**Directions**: Please give back word for word the lines of the material below between the line containing "Consider the nonlinear system" and the line containing "-2·x^2 - 3·x·y^2 - x = -3", inclusive.
+ + + +
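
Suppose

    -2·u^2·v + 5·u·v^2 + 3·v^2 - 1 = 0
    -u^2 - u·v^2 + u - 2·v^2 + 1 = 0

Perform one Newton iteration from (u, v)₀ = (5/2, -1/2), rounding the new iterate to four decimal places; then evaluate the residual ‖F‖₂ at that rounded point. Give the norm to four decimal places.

At (5/2, -1/2): F = (9.1250, -3.8750).
Jacobian J = [[-4·u·v + 5·v^2, -2·u^2 + 10·u·v + 6·v], [-2·u - v^2 + 1, -2·u·v - 4·v]].
At the point, J = [[6.2500, -28.0000], [-4.2500, 4.5000]] (det J = -90.8750).
Solving J·Δ = −F gives Δ = (-0.7421, 0.1602).
Then the next iterate is (u, v)₁ = (1.7579, -0.3398).
Re-evaluating at (1.7579, -0.3398): F = (2.461372, -0.766215), so ‖F‖₂ = 2.5779.

2.5779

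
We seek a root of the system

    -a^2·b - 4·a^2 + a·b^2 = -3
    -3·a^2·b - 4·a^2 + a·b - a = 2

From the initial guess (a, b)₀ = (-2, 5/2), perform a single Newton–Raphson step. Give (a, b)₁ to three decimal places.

At (-2, 5/2): F = (-35.500, -51.000).
Jacobian J = [[-2·a·b - 8·a + b^2, -a^2 + 2·a·b], [-6·a·b - 8·a + b - 1, -3·a^2 + a]].
At the point, J = [[32.250, -14.000], [47.500, -14.000]] (det J = 213.500).
Solving J·Δ = −F gives Δ = (1.016, -0.194).
Then the next iterate is (a, b)₁ = (-0.984, 2.306).

(-0.984, 2.306)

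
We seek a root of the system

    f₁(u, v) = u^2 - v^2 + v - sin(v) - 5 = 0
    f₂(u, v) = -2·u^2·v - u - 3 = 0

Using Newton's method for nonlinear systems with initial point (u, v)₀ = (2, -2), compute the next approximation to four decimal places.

(1.9042, -0.8047)

At (2, -2): F = (-6.090703, 11.0000).
Jacobian J = [[2·u, -2·v - cos(v) + 1], [-4·u·v - 1, -2·u^2]].
At the point, J = [[4.0000, 5.416147], [15.0000, -8.0000]] (det J = -113.242203).
Solving J·Δ = −F gives Δ = (-0.0958, 1.1953).
Then the next iterate is (u, v)₁ = (1.9042, -0.8047).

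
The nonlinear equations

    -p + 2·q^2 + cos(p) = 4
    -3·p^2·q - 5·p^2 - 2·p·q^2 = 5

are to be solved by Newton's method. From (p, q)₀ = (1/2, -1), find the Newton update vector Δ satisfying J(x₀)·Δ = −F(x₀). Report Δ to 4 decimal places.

(-1.5703, 0.1752)

At (1/2, -1): F = (-1.622417, -6.5000).
Jacobian J = [[-sin(p) - 1, 4·q], [-6·p·q - 10·p - 2·q^2, -3·p^2 - 4·p·q]].
At the point, J = [[-1.479426, -4.0000], [-4.0000, 1.2500]] (det J = -17.849282).
Solving J·Δ = −F gives Δ = (-1.5703, 0.1752).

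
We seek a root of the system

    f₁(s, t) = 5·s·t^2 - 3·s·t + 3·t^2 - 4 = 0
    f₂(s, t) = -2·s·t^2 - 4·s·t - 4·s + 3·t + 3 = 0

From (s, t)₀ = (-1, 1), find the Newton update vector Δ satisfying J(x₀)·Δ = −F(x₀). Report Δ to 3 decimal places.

At (-1, 1): F = (-3.000, 16.000).
Jacobian J = [[5·t^2 - 3·t, 10·s·t - 3·s + 6·t], [-2·t^2 - 4·t - 4, -4·s·t - 4·s + 3]].
At the point, J = [[2.000, -1.000], [-10.000, 11.000]] (det J = 12.000).
Solving J·Δ = −F gives Δ = (1.417, -0.167).

(1.417, -0.167)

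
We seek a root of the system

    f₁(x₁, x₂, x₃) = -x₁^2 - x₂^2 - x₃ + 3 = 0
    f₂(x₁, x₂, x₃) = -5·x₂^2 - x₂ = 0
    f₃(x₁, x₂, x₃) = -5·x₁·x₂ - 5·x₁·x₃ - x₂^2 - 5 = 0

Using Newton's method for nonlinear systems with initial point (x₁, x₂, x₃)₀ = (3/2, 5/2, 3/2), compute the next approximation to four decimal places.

At (3/2, 5/2, 3/2): F = (-7.0000, -33.7500, -41.2500).
Jacobian J = [[-2·x₁, -2·x₂, -1], [0, -10·x₂ - 1, 0], [-5·x₂ - 5·x₃, -5·x₁ - 2·x₂, -5·x₁]].
At the point, J = [[-3.0000, -5.0000, -1.0000], [0.0000, -26.0000, 0.0000], [-20.0000, -12.5000, -7.5000]] (det J = -65.0000).
Solving J·Δ = −F gives Δ = (8.4808, -1.2981, -25.9519).
Then the next iterate is (x₁, x₂, x₃)₁ = (9.9808, 1.2019, -24.4519).

(9.9808, 1.2019, -24.4519)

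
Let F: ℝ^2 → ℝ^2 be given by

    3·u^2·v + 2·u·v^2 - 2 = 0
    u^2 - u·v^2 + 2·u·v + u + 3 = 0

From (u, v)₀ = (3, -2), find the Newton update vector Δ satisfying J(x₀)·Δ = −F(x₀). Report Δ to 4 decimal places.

(-1.0958, 0.4391)

At (3, -2): F = (-32.0000, -9.0000).
Jacobian J = [[6·u·v + 2·v^2, 3·u^2 + 4·u·v], [2·u - v^2 + 2·v + 1, -2·u·v + 2·u]].
At the point, J = [[-28.0000, 3.0000], [-1.0000, 18.0000]] (det J = -501.0000).
Solving J·Δ = −F gives Δ = (-1.0958, 0.4391).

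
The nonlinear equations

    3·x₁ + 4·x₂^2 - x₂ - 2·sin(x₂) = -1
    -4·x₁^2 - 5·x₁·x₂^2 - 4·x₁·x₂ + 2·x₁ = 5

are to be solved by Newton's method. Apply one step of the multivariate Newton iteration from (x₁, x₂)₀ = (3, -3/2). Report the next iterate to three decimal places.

(3.291, 0.278)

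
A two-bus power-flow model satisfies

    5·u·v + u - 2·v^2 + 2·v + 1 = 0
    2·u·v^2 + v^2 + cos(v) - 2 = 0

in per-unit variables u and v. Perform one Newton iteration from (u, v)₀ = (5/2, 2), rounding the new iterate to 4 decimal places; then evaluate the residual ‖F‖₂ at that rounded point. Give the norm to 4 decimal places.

4.1013

At (5/2, 2): F = (24.5000, 21.583853).
Jacobian J = [[5·v + 1, 5·u - 4·v + 2], [2·v^2, 4·u·v + 2·v - sin(v)]].
At the point, J = [[11.0000, 6.5000], [8.0000, 23.090703]] (det J = 201.997728).
Solving J·Δ = −F gives Δ = (-2.1061, -0.2051).
Then the next iterate is (u, v)₁ = (0.3939, 1.7949).
Re-evaluating at (0.3939, 1.7949): F = (2.075424, 3.537462), so ‖F‖₂ = 4.1013.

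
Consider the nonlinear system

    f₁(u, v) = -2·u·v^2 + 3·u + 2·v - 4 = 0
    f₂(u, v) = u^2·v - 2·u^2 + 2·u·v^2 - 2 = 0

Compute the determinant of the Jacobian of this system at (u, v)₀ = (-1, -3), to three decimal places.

85.000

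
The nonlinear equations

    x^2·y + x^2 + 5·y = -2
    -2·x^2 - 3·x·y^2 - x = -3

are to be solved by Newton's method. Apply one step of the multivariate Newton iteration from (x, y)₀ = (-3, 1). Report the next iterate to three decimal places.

(-1.500, 0.500)

At (-3, 1): F = (25.000, -3.000).
Jacobian J = [[2·x·y + 2·x, x^2 + 5], [-4·x - 3·y^2 - 1, -6·x·y]].
At the point, J = [[-12.000, 14.000], [8.000, 18.000]] (det J = -328.000).
Solving J·Δ = −F gives Δ = (1.500, -0.500).
Then the next iterate is (x, y)₁ = (-1.500, 0.500).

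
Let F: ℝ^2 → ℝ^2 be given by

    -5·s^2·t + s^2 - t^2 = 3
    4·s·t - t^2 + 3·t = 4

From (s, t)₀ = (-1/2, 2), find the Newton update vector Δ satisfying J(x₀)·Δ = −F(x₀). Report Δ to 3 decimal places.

(0.250, -1.333)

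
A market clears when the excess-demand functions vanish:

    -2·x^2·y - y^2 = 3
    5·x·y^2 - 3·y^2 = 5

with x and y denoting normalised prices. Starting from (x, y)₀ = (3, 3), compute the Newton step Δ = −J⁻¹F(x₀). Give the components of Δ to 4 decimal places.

(-1.5079, -0.4881)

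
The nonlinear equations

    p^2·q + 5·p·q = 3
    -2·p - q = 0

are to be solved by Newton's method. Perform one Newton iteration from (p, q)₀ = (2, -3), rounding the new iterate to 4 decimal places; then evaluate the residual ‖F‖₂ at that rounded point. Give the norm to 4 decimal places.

13.1930

At (2, -3): F = (-45.0000, -1.0000).
Jacobian J = [[2·p·q + 5·q, p^2 + 5·p], [-2, -1]].
At the point, J = [[-27.0000, 14.0000], [-2.0000, -1.0000]] (det J = 55.0000).
Solving J·Δ = −F gives Δ = (-1.0727, 1.1455).
Then the next iterate is (p, q)₁ = (0.9273, -1.8545).
Re-evaluating at (0.9273, -1.8545): F = (-13.193047, -0.0001), so ‖F‖₂ = 13.1930.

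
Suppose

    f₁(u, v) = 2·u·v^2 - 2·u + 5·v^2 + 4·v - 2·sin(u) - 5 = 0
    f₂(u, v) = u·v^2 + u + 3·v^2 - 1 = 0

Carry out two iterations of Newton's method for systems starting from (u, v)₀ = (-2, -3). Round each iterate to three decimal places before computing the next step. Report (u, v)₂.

(-0.656, -0.583)

At (-2, -3): F = (-2.18141, 6.000).
Jacobian J = [[2·v^2 - 2·cos(u) - 2, 4·u·v + 10·v + 4], [v^2 + 1, 2·u·v + 6·v]].
At the point, J = [[16.83229, -2.000], [10.000, -6.000]] (det J = -80.99376).
Solving J·Δ = −F gives Δ = (0.310, 1.516).
Then the next iterate is (u, v)₁ = (-1.690, -1.484).
Round to (-1.690, -1.484) and repeat: F = (-2.00254, 0.19496), J = [[2.64236, -0.80816], [3.20226, -3.88808]].
Δ = (1.034, 0.901), so (u, v)₂ = (-0.656, -0.583).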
+ + + +
**Answer space**:
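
Consider the nonlinear system

    f₁(u, v) = -2·u·v^2 + 3·u + 2·v - 4 = 0
    f₂(u, v) = u^2·v - 2·u^2 + 2·u·v^2 - 2 = 0

Compute the determinant of the Jacobian of this system at (u, v)₀ = (-1, -3), to three decimal places.

85.000

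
The nonlinear equations

    x^2·y + x^2 + 5·y = -2
    -2·x^2 - 3·x·y^2 - x = -3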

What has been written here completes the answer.